§ Task details
Starting at the line that holds "A router distributes" and stopping at the line that holds "A manufacturer sources", restate the records below word for word, with both of those lines included.
+-------+
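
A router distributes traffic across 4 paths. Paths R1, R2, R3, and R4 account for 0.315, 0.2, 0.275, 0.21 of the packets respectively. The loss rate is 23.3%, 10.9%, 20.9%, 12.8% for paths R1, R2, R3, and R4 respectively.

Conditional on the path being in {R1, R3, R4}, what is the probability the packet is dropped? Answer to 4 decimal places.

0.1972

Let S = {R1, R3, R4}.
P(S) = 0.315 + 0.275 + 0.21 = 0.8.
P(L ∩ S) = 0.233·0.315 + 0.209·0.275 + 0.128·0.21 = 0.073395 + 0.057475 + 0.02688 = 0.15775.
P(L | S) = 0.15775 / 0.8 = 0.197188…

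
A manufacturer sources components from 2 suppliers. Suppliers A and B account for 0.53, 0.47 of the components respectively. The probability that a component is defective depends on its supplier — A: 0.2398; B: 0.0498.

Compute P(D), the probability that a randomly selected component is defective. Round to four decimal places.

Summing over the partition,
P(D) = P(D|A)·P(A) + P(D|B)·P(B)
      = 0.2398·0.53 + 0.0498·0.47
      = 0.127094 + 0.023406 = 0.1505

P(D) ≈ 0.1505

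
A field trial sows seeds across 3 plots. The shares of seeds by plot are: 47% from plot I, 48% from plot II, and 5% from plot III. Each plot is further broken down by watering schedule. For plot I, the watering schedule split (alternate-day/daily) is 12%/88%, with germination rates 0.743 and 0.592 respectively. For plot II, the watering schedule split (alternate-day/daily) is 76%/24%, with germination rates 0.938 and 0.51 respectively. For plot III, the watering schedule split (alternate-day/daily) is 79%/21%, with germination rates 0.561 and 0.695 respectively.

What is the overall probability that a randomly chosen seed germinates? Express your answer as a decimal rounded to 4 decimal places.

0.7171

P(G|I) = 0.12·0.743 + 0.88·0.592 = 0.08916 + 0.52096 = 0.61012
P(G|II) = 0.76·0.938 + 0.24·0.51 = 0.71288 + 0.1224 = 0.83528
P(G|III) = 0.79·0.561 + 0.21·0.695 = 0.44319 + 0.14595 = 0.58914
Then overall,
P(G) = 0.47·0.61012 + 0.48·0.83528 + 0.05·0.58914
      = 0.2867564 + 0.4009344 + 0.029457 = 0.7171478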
+-------+
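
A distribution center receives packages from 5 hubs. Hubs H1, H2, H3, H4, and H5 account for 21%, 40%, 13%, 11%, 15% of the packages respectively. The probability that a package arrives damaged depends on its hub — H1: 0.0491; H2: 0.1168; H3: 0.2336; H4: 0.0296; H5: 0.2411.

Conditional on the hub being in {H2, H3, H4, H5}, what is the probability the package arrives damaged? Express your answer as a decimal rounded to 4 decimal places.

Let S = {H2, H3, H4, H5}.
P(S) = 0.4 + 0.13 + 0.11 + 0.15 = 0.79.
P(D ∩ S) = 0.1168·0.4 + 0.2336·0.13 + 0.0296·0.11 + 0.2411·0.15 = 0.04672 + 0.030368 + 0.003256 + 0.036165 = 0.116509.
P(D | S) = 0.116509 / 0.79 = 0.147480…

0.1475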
+-------+
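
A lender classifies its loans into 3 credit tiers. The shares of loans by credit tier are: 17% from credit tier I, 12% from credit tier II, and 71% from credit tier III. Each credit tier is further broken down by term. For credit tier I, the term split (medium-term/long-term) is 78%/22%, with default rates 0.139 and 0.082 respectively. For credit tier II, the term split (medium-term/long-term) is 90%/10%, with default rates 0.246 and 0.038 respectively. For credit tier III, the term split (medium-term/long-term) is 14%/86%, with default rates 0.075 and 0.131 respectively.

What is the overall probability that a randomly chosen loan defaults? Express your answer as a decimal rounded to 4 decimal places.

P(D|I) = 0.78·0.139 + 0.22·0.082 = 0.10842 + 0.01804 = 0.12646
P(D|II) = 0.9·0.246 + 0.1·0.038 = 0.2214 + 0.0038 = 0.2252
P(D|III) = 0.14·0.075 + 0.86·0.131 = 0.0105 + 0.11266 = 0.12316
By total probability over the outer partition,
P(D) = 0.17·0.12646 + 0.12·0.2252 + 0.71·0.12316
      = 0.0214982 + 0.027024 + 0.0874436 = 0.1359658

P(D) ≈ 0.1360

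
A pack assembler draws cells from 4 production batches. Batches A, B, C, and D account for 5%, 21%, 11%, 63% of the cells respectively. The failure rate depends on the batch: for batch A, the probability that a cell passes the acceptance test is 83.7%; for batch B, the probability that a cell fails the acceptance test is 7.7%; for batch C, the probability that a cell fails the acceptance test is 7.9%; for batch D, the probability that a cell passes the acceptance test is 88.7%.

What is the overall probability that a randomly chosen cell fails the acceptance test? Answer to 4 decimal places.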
+-------+
§ Answer box
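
A router distributes traffic across 4 paths. Paths R1, R2, R3, and R4 account for 0.315, 0.2, 0.275, 0.21 of the packets respectively. The loss rate is 23.3%, 10.9%, 20.9%, 12.8% for paths R1, R2, R3, and R4 respectively.

Conditional on the path being in {R1, R3, R4}, what is the probability the packet is dropped? Answer to 4 decimal places.

0.1972

Let S = {R1, R3, R4}.
P(S) = 0.315 + 0.275 + 0.21 = 0.8.
P(L ∩ S) = 0.233·0.315 + 0.209·0.275 + 0.128·0.21 = 0.073395 + 0.057475 + 0.02688 = 0.15775.
P(L | S) = 0.15775 / 0.8 = 0.197188…

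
A manufacturer sources components from 2 suppliers. Suppliers A and B account for 0.53, 0.47 of the components respectively. The probability that a component is defective depends on its supplier — A: 0.2398; B: 0.0498.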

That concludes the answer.